> [DESCRIPTION OF THE TASK]: Print, exactly as given, each line of the data from the line containing "If a factory makes 37" up to and including its last line.

[Data entries]
----------------

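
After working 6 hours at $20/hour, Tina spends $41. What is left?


Calculate earnings:
6 x $20 = $120
Subtract spending:
$120 - $41 = $79

$79


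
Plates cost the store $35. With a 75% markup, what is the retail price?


Calculate the markup amount:
75% of $35 = $26.25
Add to cost:
$35 + $26.25 = $61.25

$61.25


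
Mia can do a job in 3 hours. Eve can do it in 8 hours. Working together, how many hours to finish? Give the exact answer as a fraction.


Mia's rate: 1/3 of the job per hour
Eve's rate: 1/8 of the job per hour
Combined rate: 1/3 + 1/8 = 11/24 per hour
Time = 1 / (11/24) = 24/11 hours (≈ 2.18 hours)

24/11 hours


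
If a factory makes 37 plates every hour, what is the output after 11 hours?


Production rate: 37 plates per hour
Time: 11 hours
Total: 37 x 11 = 407 plates

407 plates


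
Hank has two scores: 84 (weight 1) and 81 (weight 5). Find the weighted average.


Weighted sum:
1 x 84 + 5 x 81 = 489
Total weight:
1 + 5 = 6
Weighted average:
489 / 6 = 81.5

81.5


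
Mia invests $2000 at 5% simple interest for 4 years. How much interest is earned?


Use the formula I = P x R x T / 100
P x R x T = 2000 x 5 x 4 = 40000
I = 40000 / 100 = $400

$400


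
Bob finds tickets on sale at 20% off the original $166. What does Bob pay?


Calculate the discount amount:
20% of $166 = $33.20
Subtract from original:
$166 - $33.20 = $132.80

$132.80


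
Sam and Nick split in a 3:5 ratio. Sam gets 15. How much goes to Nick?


Find the multiplier:
15 / 3 = 5
Apply to Nick's share:
5 x 5 = 25

25


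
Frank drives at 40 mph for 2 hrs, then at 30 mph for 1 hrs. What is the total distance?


Leg 1 distance:
40 x 2 = 80 miles
Leg 2 distance:
30 x 1 = 30 miles
Total distance:
80 + 30 = 110 miles

110 miles


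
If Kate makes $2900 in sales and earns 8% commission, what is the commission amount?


Convert rate to decimal:
8% = 0.08
Multiply by sales:
$2900 x 0.08 = $232

$232


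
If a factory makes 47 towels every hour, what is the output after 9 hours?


Production rate: 47 towels per hour
Time: 9 hours
Total: 47 x 9 = 423 towels

423 towels


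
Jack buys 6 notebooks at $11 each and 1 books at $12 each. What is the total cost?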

----------------

> [ANSWER SECTION]:
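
If a factory makes 37 plates every hour, what is the output after 11 hours?


Production rate: 37 plates per hour
Time: 11 hours
Total: 37 x 11 = 407 plates

407 plates


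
Hank has two scores: 84 (weight 1) and 81 (weight 5). Find the weighted average.


Weighted sum:
1 x 84 + 5 x 81 = 489
Total weight:
1 + 5 = 6
Weighted average:
489 / 6 = 81.5

81.5


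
Mia invests $2000 at 5% simple interest for 4 years. How much interest is earned?


Use the formula I = P x R x T / 100
P x R x T = 2000 x 5 x 4 = 40000
I = 40000 / 100 = $400

$400


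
Bob finds tickets on sale at 20% off the original $166. What does Bob pay?


Calculate the discount amount:
20% of $166 = $33.20
Subtract from original:
$166 - $33.20 = $132.80

$132.80


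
Sam and Nick split in a 3:5 ratio. Sam gets 15. How much goes to Nick?


Find the multiplier:
15 / 3 = 5
Apply to Nick's share:
5 x 5 = 25

25


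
Frank drives at 40 mph for 2 hrs, then at 30 mph for 1 hrs. What is the total distance?


Leg 1 distance:
40 x 2 = 80 miles
Leg 2 distance:
30 x 1 = 30 miles
Total distance:
80 + 30 = 110 miles

110 miles


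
If Kate makes $2900 in sales and earns 8% commission, what is the commission amount?


Convert rate to decimal:
8% = 0.08
Multiply by sales:
$2900 x 0.08 = $232

$232


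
If a factory makes 47 towels every hour, what is the output after 9 hours?


Production rate: 47 towels per hour
Time: 9 hours
Total: 47 x 9 = 423 towels

423 towels


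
Jack buys 6 notebooks at $11 each and 1 books at $12 each. What is the total cost?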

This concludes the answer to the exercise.